### EXERCISE INPUT

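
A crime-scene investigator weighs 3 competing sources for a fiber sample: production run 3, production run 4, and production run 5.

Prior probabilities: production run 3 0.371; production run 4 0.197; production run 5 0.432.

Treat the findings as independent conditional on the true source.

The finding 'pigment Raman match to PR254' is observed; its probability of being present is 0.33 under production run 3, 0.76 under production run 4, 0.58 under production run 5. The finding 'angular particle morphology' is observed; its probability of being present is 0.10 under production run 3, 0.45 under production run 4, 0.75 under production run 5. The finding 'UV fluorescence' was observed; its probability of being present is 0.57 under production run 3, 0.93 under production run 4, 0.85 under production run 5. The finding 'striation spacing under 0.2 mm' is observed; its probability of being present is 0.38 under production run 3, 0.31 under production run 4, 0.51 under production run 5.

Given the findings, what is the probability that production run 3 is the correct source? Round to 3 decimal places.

By Bayes' rule with conditional independence, the unnormalized weight for each hypothesis is prior × ∏ likelihoods:
  production run 3: 0.371 × 0.33 × 0.10 × 0.57 × 0.38 = 0.0026518
  production run 4: 0.197 × 0.76 × 0.45 × 0.93 × 0.31 = 0.019424
  production run 5: 0.432 × 0.58 × 0.75 × 0.85 × 0.51 = 0.081463
Normalizing constant Z = 0.0026518 + 0.019424 + 0.081463 = 0.10354.
P(production run 3 | evidence) = 0.0026518 / 0.10354 ≈ 0.026.

0.026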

### PROBLEM REQUIREMENTS
Repeat the entries above exactly, beginning at their first line and ending with the line that contains "The finding 'pigment", with nothing added.

### OUTPUT FOR THIS EXERCISE
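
A crime-scene investigator weighs 3 competing sources for a fiber sample: production run 3, production run 4, and production run 5.

Prior probabilities: production run 3 0.371; production run 4 0.197; production run 5 0.432.

Treat the findings as independent conditional on the true source.

The finding 'pigment Raman match to PR254' is observed; its probability of being present is 0.33 under production run 3, 0.76 under production run 4, 0.58 under production run 5. The finding 'angular particle morphology' is observed; its probability of being present is 0.10 under production run 3, 0.45 under production run 4, 0.75 under production run 5. The finding 'UV fluorescence' was observed; its probability of being present is 0.57 under production run 3, 0.93 under production run 4, 0.85 under production run 5. The finding 'striation spacing under 0.2 mm' is observed; its probability of being present is 0.38 under production run 3, 0.31 under production run 4, 0.51 under production run 5.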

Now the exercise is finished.